[Data extracted from a collection]
--*--

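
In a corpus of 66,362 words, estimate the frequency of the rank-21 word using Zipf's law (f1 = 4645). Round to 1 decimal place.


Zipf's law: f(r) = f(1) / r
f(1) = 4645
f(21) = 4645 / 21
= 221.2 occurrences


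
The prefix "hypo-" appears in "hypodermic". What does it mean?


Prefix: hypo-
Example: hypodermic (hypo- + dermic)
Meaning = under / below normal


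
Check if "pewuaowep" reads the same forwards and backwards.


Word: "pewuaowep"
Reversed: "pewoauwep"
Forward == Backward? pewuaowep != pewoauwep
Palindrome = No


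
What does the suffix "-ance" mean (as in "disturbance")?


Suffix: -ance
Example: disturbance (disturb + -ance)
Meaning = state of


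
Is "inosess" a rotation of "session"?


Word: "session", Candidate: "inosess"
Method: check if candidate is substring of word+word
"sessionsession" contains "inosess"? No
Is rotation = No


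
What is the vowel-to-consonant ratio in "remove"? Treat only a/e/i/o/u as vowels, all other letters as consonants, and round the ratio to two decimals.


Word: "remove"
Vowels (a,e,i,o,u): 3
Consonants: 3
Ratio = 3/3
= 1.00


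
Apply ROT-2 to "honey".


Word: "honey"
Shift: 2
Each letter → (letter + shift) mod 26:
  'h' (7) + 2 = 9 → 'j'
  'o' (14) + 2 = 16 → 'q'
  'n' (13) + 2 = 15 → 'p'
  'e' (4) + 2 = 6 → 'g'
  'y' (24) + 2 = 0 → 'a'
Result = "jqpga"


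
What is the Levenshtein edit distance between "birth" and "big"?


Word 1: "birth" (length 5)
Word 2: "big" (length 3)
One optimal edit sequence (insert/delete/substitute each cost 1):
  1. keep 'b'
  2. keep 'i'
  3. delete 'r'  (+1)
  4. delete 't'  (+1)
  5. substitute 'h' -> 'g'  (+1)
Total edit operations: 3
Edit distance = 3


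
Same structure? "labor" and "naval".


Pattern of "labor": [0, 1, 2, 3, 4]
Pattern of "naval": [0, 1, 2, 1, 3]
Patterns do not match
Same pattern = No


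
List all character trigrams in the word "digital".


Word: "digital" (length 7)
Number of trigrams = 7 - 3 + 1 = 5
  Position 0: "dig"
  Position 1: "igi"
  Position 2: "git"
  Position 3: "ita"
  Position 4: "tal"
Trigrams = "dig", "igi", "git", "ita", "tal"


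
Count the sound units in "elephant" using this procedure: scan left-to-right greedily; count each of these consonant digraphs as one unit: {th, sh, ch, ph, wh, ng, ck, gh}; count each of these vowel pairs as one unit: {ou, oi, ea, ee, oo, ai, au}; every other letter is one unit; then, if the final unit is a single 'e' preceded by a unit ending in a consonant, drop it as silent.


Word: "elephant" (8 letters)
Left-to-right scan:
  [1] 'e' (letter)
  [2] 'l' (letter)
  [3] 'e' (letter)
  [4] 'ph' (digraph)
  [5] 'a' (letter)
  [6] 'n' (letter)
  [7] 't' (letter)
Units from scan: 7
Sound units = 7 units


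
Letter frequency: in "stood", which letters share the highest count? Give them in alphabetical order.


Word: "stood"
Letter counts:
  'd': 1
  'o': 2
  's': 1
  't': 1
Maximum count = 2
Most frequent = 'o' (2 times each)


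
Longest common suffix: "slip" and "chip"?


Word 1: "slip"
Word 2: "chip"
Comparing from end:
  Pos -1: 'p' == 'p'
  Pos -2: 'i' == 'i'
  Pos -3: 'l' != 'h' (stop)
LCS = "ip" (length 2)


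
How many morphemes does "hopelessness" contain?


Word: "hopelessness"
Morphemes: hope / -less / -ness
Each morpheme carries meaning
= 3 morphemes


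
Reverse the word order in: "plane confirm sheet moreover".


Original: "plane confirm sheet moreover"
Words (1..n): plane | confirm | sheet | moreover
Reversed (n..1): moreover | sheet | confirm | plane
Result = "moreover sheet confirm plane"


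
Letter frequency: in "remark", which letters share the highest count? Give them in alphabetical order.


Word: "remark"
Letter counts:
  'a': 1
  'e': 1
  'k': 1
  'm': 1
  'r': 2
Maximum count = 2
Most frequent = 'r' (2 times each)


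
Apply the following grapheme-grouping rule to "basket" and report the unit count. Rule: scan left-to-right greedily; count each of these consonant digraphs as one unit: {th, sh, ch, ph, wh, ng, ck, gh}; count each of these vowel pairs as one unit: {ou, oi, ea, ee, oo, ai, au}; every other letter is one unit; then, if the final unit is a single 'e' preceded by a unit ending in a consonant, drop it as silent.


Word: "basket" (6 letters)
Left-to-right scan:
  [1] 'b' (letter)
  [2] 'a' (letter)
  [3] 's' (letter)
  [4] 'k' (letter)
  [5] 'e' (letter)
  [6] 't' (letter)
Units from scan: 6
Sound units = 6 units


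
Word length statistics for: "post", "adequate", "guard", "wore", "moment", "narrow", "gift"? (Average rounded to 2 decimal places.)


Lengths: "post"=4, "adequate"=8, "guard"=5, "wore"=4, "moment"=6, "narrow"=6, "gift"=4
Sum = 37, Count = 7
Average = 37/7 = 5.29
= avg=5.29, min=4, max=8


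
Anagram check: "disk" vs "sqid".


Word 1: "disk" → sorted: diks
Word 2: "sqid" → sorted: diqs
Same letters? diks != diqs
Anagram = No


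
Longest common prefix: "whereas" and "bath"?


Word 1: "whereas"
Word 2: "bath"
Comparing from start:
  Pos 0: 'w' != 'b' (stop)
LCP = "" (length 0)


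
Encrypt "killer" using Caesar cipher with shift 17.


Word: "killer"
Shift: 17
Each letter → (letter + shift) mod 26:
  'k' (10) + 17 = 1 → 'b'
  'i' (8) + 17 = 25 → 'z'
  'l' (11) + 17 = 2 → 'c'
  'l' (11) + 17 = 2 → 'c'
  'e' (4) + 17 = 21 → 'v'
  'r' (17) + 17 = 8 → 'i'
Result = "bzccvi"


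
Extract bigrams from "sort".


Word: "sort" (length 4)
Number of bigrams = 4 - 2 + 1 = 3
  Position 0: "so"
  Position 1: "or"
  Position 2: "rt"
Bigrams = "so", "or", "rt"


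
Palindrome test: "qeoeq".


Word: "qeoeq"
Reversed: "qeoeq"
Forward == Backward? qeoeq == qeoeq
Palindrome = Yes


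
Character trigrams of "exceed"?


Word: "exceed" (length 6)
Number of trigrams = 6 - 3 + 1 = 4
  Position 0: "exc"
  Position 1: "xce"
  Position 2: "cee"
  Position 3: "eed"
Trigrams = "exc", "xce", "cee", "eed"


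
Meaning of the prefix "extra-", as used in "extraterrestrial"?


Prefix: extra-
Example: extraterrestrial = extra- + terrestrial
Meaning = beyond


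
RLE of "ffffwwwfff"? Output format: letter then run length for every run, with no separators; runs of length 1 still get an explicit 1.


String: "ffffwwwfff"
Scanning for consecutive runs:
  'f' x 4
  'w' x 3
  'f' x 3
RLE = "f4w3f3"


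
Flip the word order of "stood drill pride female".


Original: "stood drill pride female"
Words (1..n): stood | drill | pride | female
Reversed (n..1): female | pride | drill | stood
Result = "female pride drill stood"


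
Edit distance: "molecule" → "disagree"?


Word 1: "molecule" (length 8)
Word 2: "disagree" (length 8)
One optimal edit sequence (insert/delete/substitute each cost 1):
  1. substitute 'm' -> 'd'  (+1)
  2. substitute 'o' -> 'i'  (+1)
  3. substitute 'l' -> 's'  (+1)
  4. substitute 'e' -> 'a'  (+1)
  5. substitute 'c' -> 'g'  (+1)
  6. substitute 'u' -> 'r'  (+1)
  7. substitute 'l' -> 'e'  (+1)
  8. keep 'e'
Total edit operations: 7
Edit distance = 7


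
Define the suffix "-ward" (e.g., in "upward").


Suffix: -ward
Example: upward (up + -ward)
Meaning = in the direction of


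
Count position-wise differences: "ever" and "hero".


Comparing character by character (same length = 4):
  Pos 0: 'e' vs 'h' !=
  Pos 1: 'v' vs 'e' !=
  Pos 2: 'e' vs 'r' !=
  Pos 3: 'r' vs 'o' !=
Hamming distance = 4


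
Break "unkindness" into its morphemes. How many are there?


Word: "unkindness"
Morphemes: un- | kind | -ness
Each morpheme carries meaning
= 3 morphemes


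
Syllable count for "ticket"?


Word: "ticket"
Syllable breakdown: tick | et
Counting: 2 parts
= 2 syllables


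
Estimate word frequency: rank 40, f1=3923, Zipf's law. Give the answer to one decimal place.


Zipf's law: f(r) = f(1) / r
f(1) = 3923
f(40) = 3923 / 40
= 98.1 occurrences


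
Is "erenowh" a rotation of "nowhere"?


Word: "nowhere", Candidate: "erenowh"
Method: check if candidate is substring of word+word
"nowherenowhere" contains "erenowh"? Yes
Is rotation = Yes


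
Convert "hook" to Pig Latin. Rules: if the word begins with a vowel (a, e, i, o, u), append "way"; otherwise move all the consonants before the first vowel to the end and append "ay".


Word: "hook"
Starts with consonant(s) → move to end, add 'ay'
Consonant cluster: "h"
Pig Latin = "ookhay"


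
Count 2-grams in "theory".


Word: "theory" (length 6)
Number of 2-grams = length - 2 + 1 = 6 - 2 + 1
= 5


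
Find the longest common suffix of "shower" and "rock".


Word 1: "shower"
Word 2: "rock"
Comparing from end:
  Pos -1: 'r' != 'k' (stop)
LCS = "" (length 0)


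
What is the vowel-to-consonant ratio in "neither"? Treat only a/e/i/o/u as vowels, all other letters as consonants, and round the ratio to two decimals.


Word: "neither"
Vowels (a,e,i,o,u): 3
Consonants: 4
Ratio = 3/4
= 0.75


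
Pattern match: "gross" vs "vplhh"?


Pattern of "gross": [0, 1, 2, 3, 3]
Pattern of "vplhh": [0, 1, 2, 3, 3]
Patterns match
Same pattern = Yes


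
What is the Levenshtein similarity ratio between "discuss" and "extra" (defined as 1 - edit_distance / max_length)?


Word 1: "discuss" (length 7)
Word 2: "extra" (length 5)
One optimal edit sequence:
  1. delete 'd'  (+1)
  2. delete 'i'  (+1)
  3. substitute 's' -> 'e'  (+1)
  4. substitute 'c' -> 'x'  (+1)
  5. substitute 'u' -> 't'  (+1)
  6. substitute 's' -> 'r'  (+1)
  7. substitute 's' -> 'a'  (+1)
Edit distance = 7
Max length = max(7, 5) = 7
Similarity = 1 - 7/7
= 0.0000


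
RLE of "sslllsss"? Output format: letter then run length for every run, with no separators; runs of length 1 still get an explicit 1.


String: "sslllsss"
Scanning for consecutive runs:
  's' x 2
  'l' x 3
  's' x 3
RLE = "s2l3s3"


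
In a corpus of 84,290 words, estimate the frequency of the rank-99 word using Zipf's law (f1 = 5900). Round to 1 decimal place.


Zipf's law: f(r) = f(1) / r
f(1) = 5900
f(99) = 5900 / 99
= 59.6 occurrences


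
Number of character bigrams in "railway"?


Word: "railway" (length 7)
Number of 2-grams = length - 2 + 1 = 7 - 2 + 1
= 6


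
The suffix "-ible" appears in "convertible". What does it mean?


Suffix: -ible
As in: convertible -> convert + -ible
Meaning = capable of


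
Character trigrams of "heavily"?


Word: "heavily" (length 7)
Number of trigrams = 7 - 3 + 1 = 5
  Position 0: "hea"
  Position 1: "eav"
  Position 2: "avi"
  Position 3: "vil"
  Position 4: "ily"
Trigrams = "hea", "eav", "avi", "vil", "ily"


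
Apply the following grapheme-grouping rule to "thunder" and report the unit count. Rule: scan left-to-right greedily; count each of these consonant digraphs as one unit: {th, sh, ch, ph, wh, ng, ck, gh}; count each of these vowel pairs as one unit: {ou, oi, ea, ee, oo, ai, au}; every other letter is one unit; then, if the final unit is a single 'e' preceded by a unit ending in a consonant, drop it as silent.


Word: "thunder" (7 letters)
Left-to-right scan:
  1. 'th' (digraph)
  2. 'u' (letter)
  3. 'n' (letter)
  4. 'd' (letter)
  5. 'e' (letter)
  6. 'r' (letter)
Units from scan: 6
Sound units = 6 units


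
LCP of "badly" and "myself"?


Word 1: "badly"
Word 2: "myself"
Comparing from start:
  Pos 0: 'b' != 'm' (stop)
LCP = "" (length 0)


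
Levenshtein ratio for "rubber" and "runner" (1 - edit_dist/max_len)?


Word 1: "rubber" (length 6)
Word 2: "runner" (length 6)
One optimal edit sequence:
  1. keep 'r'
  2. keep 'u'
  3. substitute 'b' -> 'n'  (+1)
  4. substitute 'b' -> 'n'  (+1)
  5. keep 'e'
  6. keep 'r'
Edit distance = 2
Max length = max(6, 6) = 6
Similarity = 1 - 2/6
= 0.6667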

--*--

DESCRIPTION OF THE TASK
Only the lines from the one with "Levenshtein ratio for" through the final line above should be repeated, each exactly as written.

RESULT OF THE EXERCISE
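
Levenshtein ratio for "rubber" and "runner" (1 - edit_dist/max_len)?


Word 1: "rubber" (length 6)
Word 2: "runner" (length 6)
One optimal edit sequence:
  1. keep 'r'
  2. keep 'u'
  3. substitute 'b' -> 'n'  (+1)
  4. substitute 'b' -> 'n'  (+1)
  5. keep 'e'
  6. keep 'r'
Edit distance = 2
Max length = max(6, 6) = 6
Similarity = 1 - 2/6
= 0.6667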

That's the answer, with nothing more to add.